▶ [Action item]: Please check every line of the listing for "below" and copy each line where it is found.

▶ [Data extract]:
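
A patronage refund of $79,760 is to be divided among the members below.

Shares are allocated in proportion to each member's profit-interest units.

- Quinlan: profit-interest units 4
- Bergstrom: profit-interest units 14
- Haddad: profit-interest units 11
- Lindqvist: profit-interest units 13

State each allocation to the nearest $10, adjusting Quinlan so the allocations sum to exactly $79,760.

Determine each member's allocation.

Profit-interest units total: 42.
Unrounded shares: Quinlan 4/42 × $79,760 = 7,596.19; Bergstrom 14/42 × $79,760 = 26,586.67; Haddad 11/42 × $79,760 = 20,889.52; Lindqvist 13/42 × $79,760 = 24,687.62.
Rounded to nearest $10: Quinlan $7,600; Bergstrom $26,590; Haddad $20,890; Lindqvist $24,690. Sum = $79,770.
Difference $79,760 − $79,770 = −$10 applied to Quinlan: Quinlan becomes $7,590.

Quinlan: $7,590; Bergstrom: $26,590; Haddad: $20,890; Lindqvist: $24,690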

---

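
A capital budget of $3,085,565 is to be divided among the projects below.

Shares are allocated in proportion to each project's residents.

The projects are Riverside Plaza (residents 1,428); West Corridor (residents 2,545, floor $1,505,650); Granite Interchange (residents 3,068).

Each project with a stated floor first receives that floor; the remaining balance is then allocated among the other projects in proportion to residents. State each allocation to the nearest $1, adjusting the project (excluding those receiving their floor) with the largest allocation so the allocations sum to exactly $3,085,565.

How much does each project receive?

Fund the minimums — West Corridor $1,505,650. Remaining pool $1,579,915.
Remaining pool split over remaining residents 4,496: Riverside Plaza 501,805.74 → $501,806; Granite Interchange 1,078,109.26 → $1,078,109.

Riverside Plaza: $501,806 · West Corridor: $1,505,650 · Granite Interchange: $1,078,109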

...

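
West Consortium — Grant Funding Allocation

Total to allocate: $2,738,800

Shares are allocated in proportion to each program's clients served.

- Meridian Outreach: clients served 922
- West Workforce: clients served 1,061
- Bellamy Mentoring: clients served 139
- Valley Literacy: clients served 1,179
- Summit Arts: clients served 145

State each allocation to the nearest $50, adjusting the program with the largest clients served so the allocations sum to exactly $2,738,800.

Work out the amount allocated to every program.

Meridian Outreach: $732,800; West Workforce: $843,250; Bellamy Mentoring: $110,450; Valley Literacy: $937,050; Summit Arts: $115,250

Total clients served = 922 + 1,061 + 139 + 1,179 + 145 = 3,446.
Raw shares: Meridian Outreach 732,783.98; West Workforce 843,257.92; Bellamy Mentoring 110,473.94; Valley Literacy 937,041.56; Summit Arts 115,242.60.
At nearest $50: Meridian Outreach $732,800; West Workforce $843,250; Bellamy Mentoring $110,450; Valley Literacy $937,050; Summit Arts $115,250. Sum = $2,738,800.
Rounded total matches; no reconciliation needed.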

▶ [Task solution]:
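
A patronage refund of $79,760 is to be divided among the members below.
A capital budget of $3,085,565 is to be divided among the projects below.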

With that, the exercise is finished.